## Recorded data
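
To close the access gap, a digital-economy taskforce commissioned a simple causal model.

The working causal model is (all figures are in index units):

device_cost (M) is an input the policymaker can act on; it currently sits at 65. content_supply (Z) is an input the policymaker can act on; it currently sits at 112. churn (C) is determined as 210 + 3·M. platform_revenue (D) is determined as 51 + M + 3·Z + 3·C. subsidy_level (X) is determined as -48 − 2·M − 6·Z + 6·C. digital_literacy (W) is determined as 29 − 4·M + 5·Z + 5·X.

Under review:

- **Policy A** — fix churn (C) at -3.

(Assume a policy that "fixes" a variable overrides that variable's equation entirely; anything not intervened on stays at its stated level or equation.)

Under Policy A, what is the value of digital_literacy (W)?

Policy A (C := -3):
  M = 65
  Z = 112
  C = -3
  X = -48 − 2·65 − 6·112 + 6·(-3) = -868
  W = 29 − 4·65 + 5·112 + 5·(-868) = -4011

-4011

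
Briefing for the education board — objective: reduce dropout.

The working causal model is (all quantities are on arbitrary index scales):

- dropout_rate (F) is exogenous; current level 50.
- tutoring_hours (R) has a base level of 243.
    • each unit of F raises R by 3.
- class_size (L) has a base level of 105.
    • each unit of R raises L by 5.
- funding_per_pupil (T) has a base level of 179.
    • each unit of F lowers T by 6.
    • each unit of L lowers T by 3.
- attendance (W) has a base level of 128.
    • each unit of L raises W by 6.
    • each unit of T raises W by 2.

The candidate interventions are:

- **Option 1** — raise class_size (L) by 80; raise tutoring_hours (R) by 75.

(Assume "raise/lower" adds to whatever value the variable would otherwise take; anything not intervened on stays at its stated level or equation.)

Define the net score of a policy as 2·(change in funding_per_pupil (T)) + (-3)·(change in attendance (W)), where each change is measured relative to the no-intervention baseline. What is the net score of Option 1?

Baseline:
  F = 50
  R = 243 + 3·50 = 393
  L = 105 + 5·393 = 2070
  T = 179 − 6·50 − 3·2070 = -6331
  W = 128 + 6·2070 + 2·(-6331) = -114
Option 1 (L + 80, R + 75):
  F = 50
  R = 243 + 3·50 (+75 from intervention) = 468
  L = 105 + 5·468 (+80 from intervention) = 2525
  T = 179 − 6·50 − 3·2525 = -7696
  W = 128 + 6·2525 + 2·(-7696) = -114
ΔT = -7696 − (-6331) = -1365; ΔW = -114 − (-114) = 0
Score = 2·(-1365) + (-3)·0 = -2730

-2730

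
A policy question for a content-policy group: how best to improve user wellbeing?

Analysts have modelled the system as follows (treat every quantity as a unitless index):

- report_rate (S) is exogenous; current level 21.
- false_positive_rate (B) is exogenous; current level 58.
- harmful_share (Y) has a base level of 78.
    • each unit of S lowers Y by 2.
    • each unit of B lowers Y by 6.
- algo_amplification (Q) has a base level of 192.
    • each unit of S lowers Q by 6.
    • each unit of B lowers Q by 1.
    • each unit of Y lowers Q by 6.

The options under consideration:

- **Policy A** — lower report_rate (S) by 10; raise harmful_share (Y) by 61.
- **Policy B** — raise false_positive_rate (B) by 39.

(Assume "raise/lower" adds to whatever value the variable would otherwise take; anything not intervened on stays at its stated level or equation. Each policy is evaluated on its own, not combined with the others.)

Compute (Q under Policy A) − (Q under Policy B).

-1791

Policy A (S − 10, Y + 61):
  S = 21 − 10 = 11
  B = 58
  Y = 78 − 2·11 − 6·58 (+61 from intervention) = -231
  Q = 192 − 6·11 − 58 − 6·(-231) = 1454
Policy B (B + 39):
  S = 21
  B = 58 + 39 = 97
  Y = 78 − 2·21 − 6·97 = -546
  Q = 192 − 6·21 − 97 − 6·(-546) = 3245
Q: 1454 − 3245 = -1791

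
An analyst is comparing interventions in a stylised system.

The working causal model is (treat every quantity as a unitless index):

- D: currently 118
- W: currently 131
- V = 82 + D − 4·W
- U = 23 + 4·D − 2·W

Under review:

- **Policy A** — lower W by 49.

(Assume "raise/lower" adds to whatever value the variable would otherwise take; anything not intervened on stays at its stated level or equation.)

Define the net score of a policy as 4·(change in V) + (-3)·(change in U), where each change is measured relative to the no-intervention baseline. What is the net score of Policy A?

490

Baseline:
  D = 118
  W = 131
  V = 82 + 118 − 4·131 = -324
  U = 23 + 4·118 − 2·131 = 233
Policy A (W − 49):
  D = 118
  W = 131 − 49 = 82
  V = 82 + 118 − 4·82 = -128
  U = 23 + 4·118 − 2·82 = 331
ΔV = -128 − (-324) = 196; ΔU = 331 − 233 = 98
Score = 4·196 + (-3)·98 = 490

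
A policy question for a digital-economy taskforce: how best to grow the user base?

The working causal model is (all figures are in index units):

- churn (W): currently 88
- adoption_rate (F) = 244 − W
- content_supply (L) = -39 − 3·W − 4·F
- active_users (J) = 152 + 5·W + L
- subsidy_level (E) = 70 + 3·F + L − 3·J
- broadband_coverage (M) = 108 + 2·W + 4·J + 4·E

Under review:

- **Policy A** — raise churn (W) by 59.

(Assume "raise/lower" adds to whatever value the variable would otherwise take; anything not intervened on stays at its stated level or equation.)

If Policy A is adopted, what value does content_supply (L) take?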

## Brief
Every line from the top of the material through the line containing "(Assume a policy" must be transcribed exactly, and no other line may appear.

## Expected answer
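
To close the access gap, a digital-economy taskforce commissioned a simple causal model.

The working causal model is (all figures are in index units):

device_cost (M) is an input the policymaker can act on; it currently sits at 65. content_supply (Z) is an input the policymaker can act on; it currently sits at 112. churn (C) is determined as 210 + 3·M. platform_revenue (D) is determined as 51 + M + 3·Z + 3·C. subsidy_level (X) is determined as -48 − 2·M − 6·Z + 6·C. digital_literacy (W) is determined as 29 − 4·M + 5·Z + 5·X.

Under review:

- **Policy A** — fix churn (C) at -3.

(Assume a policy that "fixes" a variable overrides that variable's equation entirely; anything not intervened on stays at its stated level or equation.)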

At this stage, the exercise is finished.